■ **Brief**:
From the entries below, please gather each line containing the string "antique".
___ Provided data
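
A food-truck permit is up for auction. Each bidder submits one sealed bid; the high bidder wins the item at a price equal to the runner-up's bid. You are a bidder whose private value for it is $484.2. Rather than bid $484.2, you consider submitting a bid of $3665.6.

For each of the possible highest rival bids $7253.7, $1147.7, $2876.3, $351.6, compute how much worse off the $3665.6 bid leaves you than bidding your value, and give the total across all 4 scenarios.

The deviation costs you only when the competing bid falls strictly between $484.2 and $3665.6; elsewhere both bids give the same outcome.
$7253.7: outcomes coincide → loss $0.
$1147.7: truthful payoff $0, deviation payoff −$663.5 → loss $663.5.
$2876.3: truthful payoff $0, deviation payoff −$2392.1 → loss $2392.1.
$351.6: outcomes coincide → loss $0.
Total loss = $663.5 + $2392.1 = $3055.6.
Because the price is fixed by the runner-up's bid, deviating from your value can only change a good outcome into a bad one — never the reverse.

$3055.6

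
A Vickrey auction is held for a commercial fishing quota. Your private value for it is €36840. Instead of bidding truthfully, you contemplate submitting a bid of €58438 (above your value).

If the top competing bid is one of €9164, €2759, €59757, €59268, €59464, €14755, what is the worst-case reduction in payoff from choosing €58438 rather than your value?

€9164: same outcome either way → loss €0.
€2759: same outcome either way → loss €0.
€59757: same outcome either way → loss €0.
€59268: same outcome either way → loss €0.
€59464: same outcome either way → loss €0.
€14755: same outcome either way → loss €0.
Maximum loss: €0.

€0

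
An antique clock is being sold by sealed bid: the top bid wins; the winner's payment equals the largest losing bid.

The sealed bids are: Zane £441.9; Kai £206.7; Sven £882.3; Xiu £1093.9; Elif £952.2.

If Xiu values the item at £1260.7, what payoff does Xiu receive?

Highest bid: Xiu at £1093.9, so Xiu wins.
Second-highest bid: Elif at £952.2 — that is the price the winner pays.
Xiu's payoff = value − price = £1260.7 − £952.2 = £308.5.

£308.5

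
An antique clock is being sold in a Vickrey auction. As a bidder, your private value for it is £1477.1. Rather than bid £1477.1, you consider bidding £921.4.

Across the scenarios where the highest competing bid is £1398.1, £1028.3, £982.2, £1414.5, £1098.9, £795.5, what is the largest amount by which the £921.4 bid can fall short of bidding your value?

£1398.1: truthful gives £79, deviation gives £0 → loss £79.
£1028.3: truthful gives £448.8, deviation gives £0 → loss £448.8.
£982.2: truthful gives £494.9, deviation gives £0 → loss £494.9.
£1414.5: truthful gives £62.6, deviation gives £0 → loss £62.6.
£1098.9: truthful gives £378.2, deviation gives £0 → loss £378.2.
£795.5: same outcome either way → loss £0.
Maximum loss: £494.9.

£494.9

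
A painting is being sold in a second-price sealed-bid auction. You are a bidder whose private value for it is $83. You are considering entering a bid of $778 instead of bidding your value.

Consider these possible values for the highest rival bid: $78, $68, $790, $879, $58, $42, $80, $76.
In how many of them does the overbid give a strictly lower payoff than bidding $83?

The deviation hurts exactly when the highest competing bid lies strictly between $83 and $778 — overbidding then wins at a price above your value.
$78: below both → same outcome either way.
$68: below both → same outcome either way.
$790: above both → same outcome either way.
$879: above both → same outcome either way.
$58: below both → same outcome either way.
$42: below both → same outcome either way.
$80: below both → same outcome either way.
$76: below both → same outcome either way.
Count: 0.

0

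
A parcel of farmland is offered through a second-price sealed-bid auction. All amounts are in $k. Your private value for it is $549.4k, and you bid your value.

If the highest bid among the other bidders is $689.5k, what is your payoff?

Your bid $549.4k is below the highest competing bid $689.5k, so you lose.
A losing bidder pays nothing and receives nothing: payoff = $0k.

$0k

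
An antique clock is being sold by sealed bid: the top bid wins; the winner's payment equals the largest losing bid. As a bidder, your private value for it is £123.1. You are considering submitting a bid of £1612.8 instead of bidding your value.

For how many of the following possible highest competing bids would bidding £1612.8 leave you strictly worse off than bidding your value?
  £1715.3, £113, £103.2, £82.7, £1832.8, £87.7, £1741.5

The deviation hurts exactly when the highest competing bid lies strictly between £123.1 and £1612.8 — overbidding then wins at a price above your value.
£1715.3: above both → same outcome either way.
£113: below both → same outcome either way.
£103.2: below both → same outcome either way.
£82.7: below both → same outcome either way.
£1832.8: above both → same outcome either way.
£87.7: below both → same outcome either way.
£1741.5: above both → same outcome either way.
Count: 0.

0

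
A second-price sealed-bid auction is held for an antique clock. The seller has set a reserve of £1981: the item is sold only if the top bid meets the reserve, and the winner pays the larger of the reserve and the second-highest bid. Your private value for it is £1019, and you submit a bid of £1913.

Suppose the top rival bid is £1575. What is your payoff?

£0

Your bid £1913 is the highest bid but falls below the reserve £1981, so the item goes unsold. Payoff £0.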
______
■ **Expected answer**:
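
An antique clock is being sold by sealed bid: the top bid wins; the winner's payment equals the largest losing bid.
An antique clock is being sold in a Vickrey auction. As a bidder, your private value for it is £1477.1. Rather than bid £1477.1, you consider bidding £921.4.
An antique clock is being sold by sealed bid: the top bid wins; the winner's payment equals the largest losing bid. As a bidder, your private value for it is £123.1. You are considering submitting a bid of £1612.8 instead of bidding your value.
A second-price sealed-bid auction is held for an antique clock. The seller has set a reserve of £1981: the item is sold only if the top bid meets the reserve, and the winner pays the larger of the reserve and the second-highest bid. Your private value for it is £1019, and you submit a bid of £1913.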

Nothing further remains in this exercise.